Work required: Please give an exact copy of every line from the one holding "Consider a machined" through the final line of the records below.

Data for the task:
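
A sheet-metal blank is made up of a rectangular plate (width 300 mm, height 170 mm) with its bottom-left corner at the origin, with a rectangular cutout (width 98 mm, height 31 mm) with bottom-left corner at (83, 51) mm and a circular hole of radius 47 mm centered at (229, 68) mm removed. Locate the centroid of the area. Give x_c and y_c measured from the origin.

x_c = 137.97 mm, y_c = 89.25 mm

plate: A = 300 × 170 = 51000.00, centroid at (150.00, 85.00).
hole 1: A = −(98 × 31) = -3038.00, centroid at (132.00, 66.50).
hole 2: A = −π·47² = -6939.78, centroid at (229.00, 68.00).
ΣA = 41022.22 mm², ΣAx_c = 5659774.80 mm³, ΣAy_c = 3661068.08 mm³.
x_c = 5659774.80/41022.22 = 137.97 mm; y_c = 3661068.08/41022.22 = 89.25 mm.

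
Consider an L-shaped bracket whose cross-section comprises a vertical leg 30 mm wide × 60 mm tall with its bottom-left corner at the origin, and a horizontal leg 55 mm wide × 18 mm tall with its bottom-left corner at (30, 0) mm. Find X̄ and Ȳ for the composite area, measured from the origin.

vertical leg: A = 30 × 60 = 1800.00, centroid at (15.00, 30.00).
horizontal leg: A = 55 × 18 = 990.00, centroid at (57.50, 9.00).
ΣA = 2790.00 mm²
ΣAX̄ = (1800.00)(15.00) + (990.00)(57.50) = 83925.00 mm³
ΣAȲ = (1800.00)(30.00) + (990.00)(9.00) = 62910.00 mm³
X̄ = 83925.00 / 2790.00 = 30.08 mm
Ȳ = 62910.00 / 2790.00 = 22.55 mm

X̄ = 30.08 mm, Ȳ = 22.55 mm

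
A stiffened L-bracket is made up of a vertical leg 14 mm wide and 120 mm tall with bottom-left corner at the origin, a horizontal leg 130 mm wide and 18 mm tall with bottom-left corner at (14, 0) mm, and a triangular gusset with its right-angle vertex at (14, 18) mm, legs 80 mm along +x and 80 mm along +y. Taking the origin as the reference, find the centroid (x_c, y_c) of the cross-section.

x_c = 45.26 mm, y_c = 36.67 mm

vertical leg: A = 14 × 120 = 1680.00, centroid at (7.00, 60.00).
horizontal leg: A = 130 × 18 = 2340.00, centroid at (79.00, 9.00).
gusset: A = ½·80·80 = 3200.00, centroid at (40.67, 44.67).
ΣA = 7220.00 mm²
ΣAx_c = (1680.00)(7.00) + (2340.00)(79.00) + (3200.00)(40.67) = 326753.33 mm³
ΣAy_c = (1680.00)(60.00) + (2340.00)(9.00) + (3200.00)(44.67) = 264793.33 mm³
x_c = 326753.33 / 7220.00 = 45.26 mm
y_c = 264793.33 / 7220.00 = 36.67 mm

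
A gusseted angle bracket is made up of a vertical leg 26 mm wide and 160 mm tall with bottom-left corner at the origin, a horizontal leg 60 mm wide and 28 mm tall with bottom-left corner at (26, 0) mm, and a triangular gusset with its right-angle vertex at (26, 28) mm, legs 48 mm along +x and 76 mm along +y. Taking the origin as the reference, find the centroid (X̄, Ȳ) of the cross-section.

X̄ = 29.33 mm, Ȳ = 59.19 mm

Part | A | x̄ᵢ | ȳᵢ | A·x̄ᵢ | A·ȳᵢ
vertical leg | 4160.00 | 13.00 | 80.00 | 54080.00 | 332800.00
horizontal leg | 1680.00 | 56.00 | 14.00 | 94080.00 | 23520.00
gusset | 1824.00 | 42.00 | 53.33 | 76608.00 | 97280.00
Σ | 7664.00 |  |  | 224768.00 | 453600.00
X̄ = 224768.00 / 7664.00 = 29.33 mm
Ȳ = 453600.00 / 7664.00 = 59.19 mm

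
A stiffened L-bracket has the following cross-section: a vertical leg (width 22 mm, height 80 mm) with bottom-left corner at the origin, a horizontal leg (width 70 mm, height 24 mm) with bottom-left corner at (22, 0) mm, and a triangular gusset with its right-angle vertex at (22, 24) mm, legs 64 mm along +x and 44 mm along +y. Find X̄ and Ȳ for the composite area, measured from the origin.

X̄ = 36.33 mm, Ȳ = 29.91 mm

vertical leg: A = 22 × 80 = 1760.00, centroid at (11.00, 40.00).
horizontal leg: A = 70 × 24 = 1680.00, centroid at (57.00, 12.00).
gusset: A = ½·64·44 = 1408.00, centroid at (43.33, 38.67).
ΣA = 4848.00 mm²
ΣAX̄ = (1760.00)(11.00) + (1680.00)(57.00) + (1408.00)(43.33) = 176133.33 mm³
ΣAȲ = (1760.00)(40.00) + (1680.00)(12.00) + (1408.00)(38.67) = 145002.67 mm³
X̄ = 176133.33 / 4848.00 = 36.33 mm
Ȳ = 145002.67 / 4848.00 = 29.91 mm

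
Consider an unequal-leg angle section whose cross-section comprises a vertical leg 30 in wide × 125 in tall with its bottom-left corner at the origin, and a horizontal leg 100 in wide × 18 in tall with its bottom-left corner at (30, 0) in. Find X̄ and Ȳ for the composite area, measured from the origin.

X̄ = 36.08 in, Ȳ = 45.15 in

Part | A | x̄ᵢ | ȳᵢ | A·x̄ᵢ | A·ȳᵢ
vertical leg | 3750.00 | 15.00 | 62.50 | 56250.00 | 234375.00
horizontal leg | 1800.00 | 80.00 | 9.00 | 144000.00 | 16200.00
Σ | 5550.00 |  |  | 200250.00 | 250575.00
X̄ = 200250.00 / 5550.00 = 36.08 in
Ȳ = 250575.00 / 5550.00 = 45.15 in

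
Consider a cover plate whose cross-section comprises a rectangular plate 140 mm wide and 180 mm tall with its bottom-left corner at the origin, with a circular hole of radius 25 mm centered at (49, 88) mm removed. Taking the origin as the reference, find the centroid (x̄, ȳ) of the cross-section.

x̄ = 71.77 mm, ȳ = 90.17 mm

plate: A = 140 × 180 = 25200.00, centroid at (70.00, 90.00).
hole: A = −π·25² = -1963.50, centroid at (49.00, 88.00).
ΣA = 23236.50 mm², ΣAx̄ = 1667788.72 mm³, ΣAȳ = 2095212.40 mm³.
x̄ = 1667788.72/23236.50 = 71.77 mm; ȳ = 2095212.40/23236.50 = 90.17 mm.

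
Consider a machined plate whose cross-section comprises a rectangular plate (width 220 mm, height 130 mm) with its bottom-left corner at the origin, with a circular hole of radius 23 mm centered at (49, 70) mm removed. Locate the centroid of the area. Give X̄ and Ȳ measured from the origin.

plate: A = 220 × 130 = 28600.00, centroid at (110.00, 65.00).
hole: A = −π·23² = -1661.90, centroid at (49.00, 70.00).
ΣA = 26938.10 mm², ΣAX̄ = 3064566.78 mm³, ΣAȲ = 1742666.82 mm³.
X̄ = 3064566.78/26938.10 = 113.76 mm; Ȳ = 1742666.82/26938.10 = 64.69 mm.

X̄ = 113.76 mm, Ȳ = 64.69 mm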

Solution to this problem:
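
Consider a machined plate whose cross-section comprises a rectangular plate (width 220 mm, height 130 mm) with its bottom-left corner at the origin, with a circular hole of radius 23 mm centered at (49, 70) mm removed. Locate the centroid of the area. Give X̄ and Ȳ measured from the origin.

plate: A = 220 × 130 = 28600.00, centroid at (110.00, 65.00).
hole: A = −π·23² = -1661.90, centroid at (49.00, 70.00).
ΣA = 26938.10 mm², ΣAX̄ = 3064566.78 mm³, ΣAȲ = 1742666.82 mm³.
X̄ = 3064566.78/26938.10 = 113.76 mm; Ȳ = 1742666.82/26938.10 = 64.69 mm.

X̄ = 113.76 mm, Ȳ = 64.69 mm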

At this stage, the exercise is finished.